::: SOURCE RECORDS :::

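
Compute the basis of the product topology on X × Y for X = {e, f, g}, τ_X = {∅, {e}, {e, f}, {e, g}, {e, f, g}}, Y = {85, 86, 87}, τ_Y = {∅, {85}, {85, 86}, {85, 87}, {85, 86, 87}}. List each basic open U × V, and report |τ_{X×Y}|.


Basis B = {∅ × ∅, {e} × {85}, {e} × {85, 86}, {e} × {85, 87}, {e, f} × {85}, {e, g} × {85}, {e} × {85, 86, 87}, {e, f, g} × {85}, {e, f} × {85, 86}, {e, g} × {85, 86}, {e, f} × {85, 87}, {e, g} × {85, 87}, {e, f} × {85, 86, 87}, {e, g} × {85, 86, 87}, {e, f, g} × {85, 86}, {e, f, g} × {85, 87}, {e, f, g} × {85, 86, 87}}; |τ_{X×Y}| = 48.

Enumerate products U × V with U ∈ τ_X, V ∈ τ_Y (deduplicated):
  ∅ × ∅ = {} (∅)
  {e} × {85} = {(e,85)}
  {e} × {85, 86} = {(e,85), (e,86)}
  {e} × {85, 87} = {(e,85), (e,87)}
  {e, f} × {85} = {(e,85), (f,85)}
  {e, g} × {85} = {(e,85), (g,85)}
  {e} × {85, 86, 87} = {(e,85), (e,86), (e,87)}
  {e, f, g} × {85} = {(e,85), (f,85), (g,85)}
  {e, f} × {85, 86} = {(e,85), (e,86), (f,85), (f,86)}
  {e, g} × {85, 86} = {(e,85), (e,86), (g,85), (g,86)}
  {e, f} × {85, 87} = {(e,85), (e,87), (f,85), (f,87)}
  {e, g} × {85, 87} = {(e,85), (e,87), (g,85), (g,87)}
  {e, f} × {85, 86, 87} = {(e,85), (e,86), (e,87), (f,85), (f,86), (f,87)}
  {e, g} × {85, 86, 87} = {(e,85), (e,86), (e,87), (g,85), (g,86), (g,87)}
  {e, f, g} × {85, 86} = {(e,85), (e,86), (f,85), (f,86), (g,85), (g,86)}
  {e, f, g} × {85, 87} = {(e,85), (e,87), (f,85), (f,87), (g,85), (g,87)}
  {e, f, g} × {85, 86, 87} = {(e,85), (e,86), (e,87), (f,85), (f,86), (f,87), (g,85), (g,86), (g,87)}
These 17 distinct sets form the basis B.
Close under arbitrary unions to get τ_{X×Y}; counting gives |τ_{X×Y}| = 48.


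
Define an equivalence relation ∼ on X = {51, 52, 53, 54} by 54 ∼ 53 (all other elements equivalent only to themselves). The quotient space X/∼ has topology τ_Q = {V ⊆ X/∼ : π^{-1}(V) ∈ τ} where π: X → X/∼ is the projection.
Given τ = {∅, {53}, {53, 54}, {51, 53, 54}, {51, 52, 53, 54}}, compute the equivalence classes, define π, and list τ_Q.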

:::

PROBLEM TO SOLVE - Give an exact copy of all the material above.

RESPONSE -
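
Compute the basis of the product topology on X × Y for X = {e, f, g}, τ_X = {∅, {e}, {e, f}, {e, g}, {e, f, g}}, Y = {85, 86, 87}, τ_Y = {∅, {85}, {85, 86}, {85, 87}, {85, 86, 87}}. List each basic open U × V, and report |τ_{X×Y}|.


Basis B = {∅ × ∅, {e} × {85}, {e} × {85, 86}, {e} × {85, 87}, {e, f} × {85}, {e, g} × {85}, {e} × {85, 86, 87}, {e, f, g} × {85}, {e, f} × {85, 86}, {e, g} × {85, 86}, {e, f} × {85, 87}, {e, g} × {85, 87}, {e, f} × {85, 86, 87}, {e, g} × {85, 86, 87}, {e, f, g} × {85, 86}, {e, f, g} × {85, 87}, {e, f, g} × {85, 86, 87}}; |τ_{X×Y}| = 48.

Enumerate products U × V with U ∈ τ_X, V ∈ τ_Y (deduplicated):
  ∅ × ∅ = {} (∅)
  {e} × {85} = {(e,85)}
  {e} × {85, 86} = {(e,85), (e,86)}
  {e} × {85, 87} = {(e,85), (e,87)}
  {e, f} × {85} = {(e,85), (f,85)}
  {e, g} × {85} = {(e,85), (g,85)}
  {e} × {85, 86, 87} = {(e,85), (e,86), (e,87)}
  {e, f, g} × {85} = {(e,85), (f,85), (g,85)}
  {e, f} × {85, 86} = {(e,85), (e,86), (f,85), (f,86)}
  {e, g} × {85, 86} = {(e,85), (e,86), (g,85), (g,86)}
  {e, f} × {85, 87} = {(e,85), (e,87), (f,85), (f,87)}
  {e, g} × {85, 87} = {(e,85), (e,87), (g,85), (g,87)}
  {e, f} × {85, 86, 87} = {(e,85), (e,86), (e,87), (f,85), (f,86), (f,87)}
  {e, g} × {85, 86, 87} = {(e,85), (e,86), (e,87), (g,85), (g,86), (g,87)}
  {e, f, g} × {85, 86} = {(e,85), (e,86), (f,85), (f,86), (g,85), (g,86)}
  {e, f, g} × {85, 87} = {(e,85), (e,87), (f,85), (f,87), (g,85), (g,87)}
  {e, f, g} × {85, 86, 87} = {(e,85), (e,86), (e,87), (f,85), (f,86), (f,87), (g,85), (g,86), (g,87)}
These 17 distinct sets form the basis B.
Close under arbitrary unions to get τ_{X×Y}; counting gives |τ_{X×Y}| = 48.


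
Define an equivalence relation ∼ on X = {51, 52, 53, 54} by 54 ∼ 53 (all other elements equivalent only to themselves). The quotient space X/∼ has topology τ_Q = {V ⊆ X/∼ : π^{-1}(V) ∈ τ} where π: X → X/∼ is the projection.
Given τ = {∅, {53}, {53, 54}, {51, 53, 54}, {51, 52, 53, 54}}, compute the equivalence classes, define π, and list τ_Q.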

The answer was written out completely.